▶ Task to carry out: What lines of the listing include the string "achieve"? Show them all.

[Start of Attachment]

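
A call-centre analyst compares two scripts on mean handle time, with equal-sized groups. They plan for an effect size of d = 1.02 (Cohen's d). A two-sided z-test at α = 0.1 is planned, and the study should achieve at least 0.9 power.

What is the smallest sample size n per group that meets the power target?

n = 17 per group

Set Φ(δ − 1.645) = 0.9; then δ − 1.645 = Φ⁻¹(0.9) = 1.282, giving δ = 2.926.
(The Φ(−δ − z_{α/2}) term is vanishingly small for δ > 0 and is dropped in the standard sample-size formula.)
δ = d·√(n/2) ⇒ n = 2(δ/d)² = 2 × (2.926 / 1.02)² = 16.46.
Round up to the next whole unit.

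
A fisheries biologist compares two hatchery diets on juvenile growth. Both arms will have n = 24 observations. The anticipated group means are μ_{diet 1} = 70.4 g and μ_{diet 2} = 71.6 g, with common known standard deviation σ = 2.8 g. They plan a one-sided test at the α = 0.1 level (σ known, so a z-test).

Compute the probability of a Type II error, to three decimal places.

Standardized effect: d = |μ_{diet 1} − μ_{diet 2}| / σ = |70.4 − 71.6| / 2.8 = 0.4286
Noncentrality parameter: λ = d·√(n/2) = 0.4286 × √(24/2) = 1.4846
One-sided α = 0.1 → critical value z_{0.1} = 1.282.
Power = Φ(λ − 1.282) = Φ(0.203) = 0.5805.
Type II error: β = 1 − power = 1 − 0.5805 = 0.4195.

β ≈ 0.420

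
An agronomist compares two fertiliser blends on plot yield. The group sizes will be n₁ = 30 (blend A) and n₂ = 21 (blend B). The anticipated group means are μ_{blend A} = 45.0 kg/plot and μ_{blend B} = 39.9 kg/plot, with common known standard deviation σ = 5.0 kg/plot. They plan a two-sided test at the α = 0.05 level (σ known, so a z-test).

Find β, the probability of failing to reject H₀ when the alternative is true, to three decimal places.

Standardized effect: d = |μ_{blend A} − μ_{blend B}| / σ = |45.0 − 39.9| / 5.0 = 1.0200
Noncentrality parameter: δ = d / √(1/n₁ + 1/n₂) = 1.0200 / √(1/30 + 1/21) = 3.5850
Two-sided α = 0.05 → critical value z_{0.025} = 1.960.
Power = Φ(δ − 1.960) + Φ(−δ − 1.960) = Φ(1.625) + Φ(-5.545) = 0.9479 + 0.0000 = 0.9479.
Type II error: β = 1 − power = 1 − 0.9479 = 0.0521.

β ≈ 0.052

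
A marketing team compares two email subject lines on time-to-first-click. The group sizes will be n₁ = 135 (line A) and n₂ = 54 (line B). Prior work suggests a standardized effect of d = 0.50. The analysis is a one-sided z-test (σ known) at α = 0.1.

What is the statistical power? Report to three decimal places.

Noncentrality parameter: δ = d / √(1/n₁ + 1/n₂) = 0.50 / √(1/135 + 1/54) = 3.1053
Critical value for a one-sided test at α = 0.1: z_α = 1.282.
Power = P(Z > 1.282 − δ) = Φ(1.824) = 0.9659.

Power ≈ 0.966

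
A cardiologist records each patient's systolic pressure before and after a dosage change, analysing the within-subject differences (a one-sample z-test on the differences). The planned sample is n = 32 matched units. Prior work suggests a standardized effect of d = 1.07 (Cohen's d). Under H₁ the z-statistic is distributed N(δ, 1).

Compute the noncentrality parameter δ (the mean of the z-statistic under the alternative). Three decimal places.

δ ≈ 6.053

δ = d·√n = 1.07 × √32 = 6.0528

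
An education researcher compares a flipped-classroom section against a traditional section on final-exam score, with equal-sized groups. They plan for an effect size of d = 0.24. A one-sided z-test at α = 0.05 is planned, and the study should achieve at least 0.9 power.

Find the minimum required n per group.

n = 298 per group

For power 0.9 need Φ(δ − z_{0.05}) = 0.9, so δ = z_{0.05} + z_{0.10} = 1.645 + 1.282 = 2.926.
δ = d·√(n/2) ⇒ n = 2(δ/d)² = 2 × (2.926 / 0.24)² = 297.36.
Rounding up, n = 298 per group.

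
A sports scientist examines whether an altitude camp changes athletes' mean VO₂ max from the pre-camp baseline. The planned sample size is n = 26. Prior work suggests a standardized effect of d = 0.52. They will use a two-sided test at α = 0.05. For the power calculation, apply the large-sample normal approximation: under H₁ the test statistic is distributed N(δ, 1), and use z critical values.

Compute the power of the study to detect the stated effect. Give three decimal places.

Noncentrality parameter: δ = d·√n = 0.52 × √26 = 2.6515
Critical value for a two-sided test at α = 0.05: z_{α/2} = 1.960.
Power = Φ(δ − 1.960) + Φ(−δ − 1.960) = Φ(0.692) + Φ(-4.611) = 0.7554 + 0.0000 = 0.7554.

Power ≈ 0.755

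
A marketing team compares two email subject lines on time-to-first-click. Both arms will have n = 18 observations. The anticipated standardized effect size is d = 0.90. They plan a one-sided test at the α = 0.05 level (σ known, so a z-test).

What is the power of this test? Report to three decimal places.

Noncentrality parameter: δ = d·√(n/2) = 0.90 × √(18/2) = 2.7000
One-sided α = 0.05 → critical value z_{0.05} = 1.645.
Power = Φ(δ − 1.645) = Φ(1.055) = 0.8543.

Power ≈ 0.854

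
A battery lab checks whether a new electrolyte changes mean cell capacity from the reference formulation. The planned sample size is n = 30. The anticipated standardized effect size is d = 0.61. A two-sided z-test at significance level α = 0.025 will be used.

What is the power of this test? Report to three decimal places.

Noncentrality parameter: δ = d·√n = 0.61 × √30 = 3.3411
Critical value for a two-sided test at α = 0.025: z_{α/2} = 2.241.
Power = Φ(δ − 2.241) + Φ(−δ − 2.241) = Φ(1.100) + Φ(-5.583) = 0.8643 + 0.0000 = 0.8643.

Power ≈ 0.864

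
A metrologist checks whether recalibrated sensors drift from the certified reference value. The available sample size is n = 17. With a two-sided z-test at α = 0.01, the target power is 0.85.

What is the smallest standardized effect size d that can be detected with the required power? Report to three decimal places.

Need Φ(δ − 2.576) = 0.85, so δ = 2.576 + 1.036 = 3.612.
(Lower-tail contribution to power is negligible for δ > 0.)
δ = d·√n ⇒ d = δ/√n = 3.612/√17 = 0.8761.

d ≈ 0.876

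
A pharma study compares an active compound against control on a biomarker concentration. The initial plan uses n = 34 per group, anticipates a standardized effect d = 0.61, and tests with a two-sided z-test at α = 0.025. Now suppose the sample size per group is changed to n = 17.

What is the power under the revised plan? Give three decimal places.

Power ≈ 0.322

With n = 17 per group: δ = d·√(n/2) = 0.61 × √(17/2) = 1.7784. Critical value z_{0.0125} = 2.241.
Revised power = Φ(δ − 2.241) + Φ(−δ − 2.241) = Φ(-0.463) + Φ(-4.020) = 0.3217 + 0.0000 = 0.3217.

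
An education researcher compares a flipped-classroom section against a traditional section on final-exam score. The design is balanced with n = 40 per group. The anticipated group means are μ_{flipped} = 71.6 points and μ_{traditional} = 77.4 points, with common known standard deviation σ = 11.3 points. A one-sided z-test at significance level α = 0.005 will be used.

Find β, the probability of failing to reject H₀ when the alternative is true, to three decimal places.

Standardized effect: d = |μ_{flipped} − μ_{traditional}| / σ = |71.6 − 77.4| / 11.3 = 0.5133
Noncentrality parameter: δ = d·√(n/2) = 0.5133 × √(40/2) = 2.2954
Critical value for a one-sided test at α = 0.005: z_α = 2.576.
Power = Φ(δ − 2.576) = Φ(-0.280) = 0.3896.
Type II error: β = 1 − power = 1 − 0.3896 = 0.6104.

β ≈ 0.610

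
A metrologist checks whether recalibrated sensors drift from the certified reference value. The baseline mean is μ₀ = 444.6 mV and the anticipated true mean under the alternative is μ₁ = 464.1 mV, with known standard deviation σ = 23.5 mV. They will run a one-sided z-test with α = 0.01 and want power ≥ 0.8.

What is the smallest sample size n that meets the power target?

n = 15

Standardized effect: d = |μ₁ − μ₀| / σ = |464.1 − 444.6| / 23.5 = 0.8298
For power 0.8 need Φ(δ − z_{0.01}) = 0.8, so δ = z_{0.01} + z_{0.20} = 2.326 + 0.842 = 3.168.
δ = d·√n ⇒ n = (δ/d)² = (3.168 / 0.8298)² = 14.58.
Round up to the next whole unit.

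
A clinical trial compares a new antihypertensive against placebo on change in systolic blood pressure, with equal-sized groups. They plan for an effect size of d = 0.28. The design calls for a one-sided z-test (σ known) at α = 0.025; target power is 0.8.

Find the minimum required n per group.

Set Φ(δ − 1.960) = 0.8; then δ − 1.960 = Φ⁻¹(0.8) = 0.842, giving δ = 2.802.
δ = d·√(n/2) ⇒ n = 2(δ/d)² = 2 × (2.802 / 0.28)² = 200.23.
Round up to the next whole unit.

n = 201 per group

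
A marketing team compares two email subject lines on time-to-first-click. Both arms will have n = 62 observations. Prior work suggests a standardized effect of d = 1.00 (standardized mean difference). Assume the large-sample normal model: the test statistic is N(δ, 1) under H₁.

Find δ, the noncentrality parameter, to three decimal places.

δ ≈ 5.568

The noncentrality parameter scales effect size by the design's sample-size factor: δ = d·√(n/2) = 1.00 × √(62/2) = 5.5678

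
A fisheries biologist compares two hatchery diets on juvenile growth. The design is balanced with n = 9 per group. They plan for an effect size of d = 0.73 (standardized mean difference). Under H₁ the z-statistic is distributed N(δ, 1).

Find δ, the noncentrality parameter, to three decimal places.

The noncentrality parameter scales effect size by the design's sample-size factor: δ = d·√(n/2) = 0.73 × √(9/2) = 1.5486

δ ≈ 1.549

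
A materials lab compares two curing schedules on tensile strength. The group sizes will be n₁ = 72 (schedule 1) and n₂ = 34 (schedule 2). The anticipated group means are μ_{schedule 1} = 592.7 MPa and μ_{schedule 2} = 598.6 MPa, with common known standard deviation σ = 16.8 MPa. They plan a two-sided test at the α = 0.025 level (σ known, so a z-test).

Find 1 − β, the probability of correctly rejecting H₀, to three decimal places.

Power ≈ 0.290

Standardized effect: d = |μ_{schedule 1} − μ_{schedule 2}| / σ = |592.7 − 598.6| / 16.8 = 0.3512
Noncentrality parameter: δ = d / √(1/n₁ + 1/n₂) = 0.3512 / √(1/72 + 1/34) = 1.6877
Critical value for a two-sided test at α = 0.025: z_{α/2} = 2.241.
Power = Φ(δ − 2.241) + Φ(−δ − 2.241) = Φ(-0.554) + Φ(-3.929) = 0.2899 + 0.0000 = 0.2899.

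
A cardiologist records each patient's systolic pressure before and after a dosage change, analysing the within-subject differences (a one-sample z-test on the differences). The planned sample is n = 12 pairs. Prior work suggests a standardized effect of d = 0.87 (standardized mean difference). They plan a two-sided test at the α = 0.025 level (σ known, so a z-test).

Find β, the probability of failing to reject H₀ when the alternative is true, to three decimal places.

β ≈ 0.220

Noncentrality parameter: δ = d·√n = 0.87 × √12 = 3.0138
Two-sided α = 0.025 → critical value z_{0.0125} = 2.241.
Power = Φ(δ − 2.241) + Φ(−δ − 2.241) = Φ(0.772) + Φ(-5.255) = 0.7801 + 0.0000 = 0.7801.
Type II error: β = 1 − power = 1 − 0.7801 = 0.2199.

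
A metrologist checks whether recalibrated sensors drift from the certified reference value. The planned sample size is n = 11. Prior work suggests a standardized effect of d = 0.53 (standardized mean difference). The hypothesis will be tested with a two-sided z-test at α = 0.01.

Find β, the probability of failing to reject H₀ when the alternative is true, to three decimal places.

Noncentrality parameter: δ = d·√n = 0.53 × √11 = 1.7578
Two-sided α = 0.01 → critical value z_{0.005} = 2.576.
Power = Φ(δ − 2.576) + Φ(−δ − 2.576) = Φ(-0.818) + Φ(-4.334) = 0.2067 + 0.0000 = 0.2067.
Type II error: β = 1 − power = 1 − 0.2067 = 0.7933.

β ≈ 0.793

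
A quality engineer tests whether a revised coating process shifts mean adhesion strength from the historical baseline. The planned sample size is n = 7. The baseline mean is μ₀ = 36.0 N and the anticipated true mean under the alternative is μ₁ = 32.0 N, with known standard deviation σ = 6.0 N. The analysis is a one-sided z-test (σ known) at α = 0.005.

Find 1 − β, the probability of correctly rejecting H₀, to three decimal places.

Standardized effect: d = |μ₁ − μ₀| / σ = |32.0 − 36.0| / 6.0 = 0.6667
Noncentrality parameter: δ = d·√n = 0.6667 × √7 = 1.7638
Critical value for a one-sided test at α = 0.005: z_α = 2.576.
Power = P(Z > 2.576 − δ) = Φ(-0.812) = 0.2084.

Power ≈ 0.208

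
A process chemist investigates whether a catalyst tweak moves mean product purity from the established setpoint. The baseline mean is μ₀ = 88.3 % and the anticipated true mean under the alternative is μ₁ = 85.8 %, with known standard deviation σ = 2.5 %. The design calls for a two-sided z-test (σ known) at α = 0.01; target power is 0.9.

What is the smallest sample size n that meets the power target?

n = 15

Standardized effect: d = |μ₁ − μ₀| / σ = |85.8 − 88.3| / 2.5 = 1.0000
Set Φ(δ − 2.576) = 0.9; then δ − 2.576 = Φ⁻¹(0.9) = 1.282, giving δ = 3.857.
(For δ > 0 the lower-tail rejection region contributes negligibly to power, so the one-term inversion is standard.)
δ = d·√n ⇒ n = (δ/d)² = (3.857 / 1.0000)² = 14.88.
Round up to the next whole unit.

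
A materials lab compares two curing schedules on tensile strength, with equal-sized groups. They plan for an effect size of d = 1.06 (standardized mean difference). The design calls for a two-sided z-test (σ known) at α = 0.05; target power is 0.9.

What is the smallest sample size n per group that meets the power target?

n = 19 per group

Set Φ(δ − 1.960) = 0.9; then δ − 1.960 = Φ⁻¹(0.9) = 1.282, giving δ = 3.242.
(For δ > 0 the lower-tail rejection region contributes negligibly to power, so the one-term inversion is standard.)
δ = d·√(n/2) ⇒ n = 2(δ/d)² = 2 × (3.242 / 1.06)² = 18.70.
Round up to the next whole unit.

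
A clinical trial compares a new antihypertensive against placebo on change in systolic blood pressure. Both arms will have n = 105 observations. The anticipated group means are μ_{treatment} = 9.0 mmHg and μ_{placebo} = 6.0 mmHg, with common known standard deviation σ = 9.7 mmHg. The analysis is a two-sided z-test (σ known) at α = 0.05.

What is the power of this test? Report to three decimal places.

Power ≈ 0.611

Standardized effect: d = |μ_{treatment} − μ_{placebo}| / σ = |9.0 − 6.0| / 9.7 = 0.3093
Noncentrality parameter: δ = d·√(n/2) = 0.3093 × √(105/2) = 2.2409
Critical value for a two-sided test at α = 0.05: z_{α/2} = 1.960.
Power = Φ(δ − 1.960) + Φ(−δ − 1.960) = Φ(0.281) + Φ(-4.201) = 0.6106 + 0.0000 = 0.6106.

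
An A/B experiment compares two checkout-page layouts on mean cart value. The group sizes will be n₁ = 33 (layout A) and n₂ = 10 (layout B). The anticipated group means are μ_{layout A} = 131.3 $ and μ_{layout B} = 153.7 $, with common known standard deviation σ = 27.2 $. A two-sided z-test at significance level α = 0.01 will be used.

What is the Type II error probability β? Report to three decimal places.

β ≈ 0.616

Standardized effect: d = |μ_{layout A} − μ_{layout B}| / σ = |131.3 − 153.7| / 27.2 = 0.8235
Noncentrality parameter: δ = d / √(1/n₁ + 1/n₂) = 0.8235 / √(1/33 + 1/10) = 2.2814
Two-sided α = 0.01 → critical value z_{0.005} = 2.576.
Power = Φ(δ − 2.576) + Φ(−δ − 2.576) = Φ(-0.294) + Φ(-4.857) = 0.3842 + 0.0000 = 0.3842.
Type II error: β = 1 − power = 1 − 0.3842 = 0.6158.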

[End of Attachment]

▶ Reply to the exercise:
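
A call-centre analyst compares two scripts on mean handle time, with equal-sized groups. They plan for an effect size of d = 1.02 (Cohen's d). A two-sided z-test at α = 0.1 is planned, and the study should achieve at least 0.9 power.
An education researcher compares a flipped-classroom section against a traditional section on final-exam score, with equal-sized groups. They plan for an effect size of d = 0.24. A one-sided z-test at α = 0.05 is planned, and the study should achieve at least 0.9 power.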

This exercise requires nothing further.